### Exercise input

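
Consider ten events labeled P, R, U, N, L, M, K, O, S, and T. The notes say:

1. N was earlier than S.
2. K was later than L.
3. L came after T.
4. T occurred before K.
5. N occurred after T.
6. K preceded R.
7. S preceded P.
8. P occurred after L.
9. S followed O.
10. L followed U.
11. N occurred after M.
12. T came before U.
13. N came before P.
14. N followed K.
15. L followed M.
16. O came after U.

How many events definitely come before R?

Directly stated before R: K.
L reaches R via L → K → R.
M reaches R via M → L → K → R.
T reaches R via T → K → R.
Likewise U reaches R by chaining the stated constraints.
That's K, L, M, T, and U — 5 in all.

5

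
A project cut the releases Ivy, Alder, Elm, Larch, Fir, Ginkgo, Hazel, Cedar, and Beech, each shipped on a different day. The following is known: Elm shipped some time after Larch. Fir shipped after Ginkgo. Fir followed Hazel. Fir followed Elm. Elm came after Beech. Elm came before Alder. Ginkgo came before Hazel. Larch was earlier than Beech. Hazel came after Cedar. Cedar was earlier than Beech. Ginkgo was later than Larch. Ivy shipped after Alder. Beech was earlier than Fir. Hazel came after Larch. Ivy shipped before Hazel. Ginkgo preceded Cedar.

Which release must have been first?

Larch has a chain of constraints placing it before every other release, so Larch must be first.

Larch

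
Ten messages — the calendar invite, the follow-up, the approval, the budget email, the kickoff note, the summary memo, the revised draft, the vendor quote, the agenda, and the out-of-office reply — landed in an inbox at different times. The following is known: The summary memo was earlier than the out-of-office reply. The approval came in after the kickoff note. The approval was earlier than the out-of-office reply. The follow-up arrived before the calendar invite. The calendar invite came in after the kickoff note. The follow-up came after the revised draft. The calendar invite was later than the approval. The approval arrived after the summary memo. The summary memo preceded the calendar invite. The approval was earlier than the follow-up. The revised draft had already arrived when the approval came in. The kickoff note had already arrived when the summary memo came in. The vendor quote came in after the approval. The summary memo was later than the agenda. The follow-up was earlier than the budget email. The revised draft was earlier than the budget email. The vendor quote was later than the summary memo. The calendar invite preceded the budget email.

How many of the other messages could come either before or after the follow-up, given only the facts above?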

######
### Exercise input

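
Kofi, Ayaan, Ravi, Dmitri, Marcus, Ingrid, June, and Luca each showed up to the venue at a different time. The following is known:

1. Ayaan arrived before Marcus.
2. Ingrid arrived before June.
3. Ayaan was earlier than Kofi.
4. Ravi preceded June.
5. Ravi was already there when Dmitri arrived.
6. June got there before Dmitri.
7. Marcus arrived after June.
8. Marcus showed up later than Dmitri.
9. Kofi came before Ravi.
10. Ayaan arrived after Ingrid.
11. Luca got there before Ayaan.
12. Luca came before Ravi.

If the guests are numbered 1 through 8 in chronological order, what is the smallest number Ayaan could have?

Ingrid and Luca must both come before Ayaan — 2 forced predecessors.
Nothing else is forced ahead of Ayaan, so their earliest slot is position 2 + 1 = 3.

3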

######

Would you please copy exactly the part of the entries above that begins at the line containing "Consider ten events" and ends at the line containing "16. O came after U.", both lines included?

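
Consider ten events labeled P, R, U, N, L, M, K, O, S, and T. The notes say:

1. N was earlier than S.
2. K was later than L.
3. L came after T.
4. T occurred before K.
5. N occurred after T.
6. K preceded R.
7. S preceded P.
8. P occurred after L.
9. S followed O.
10. L followed U.
11. N occurred after M.
12. T came before U.
13. N came before P.
14. N followed K.
15. L followed M.
16. O came after U.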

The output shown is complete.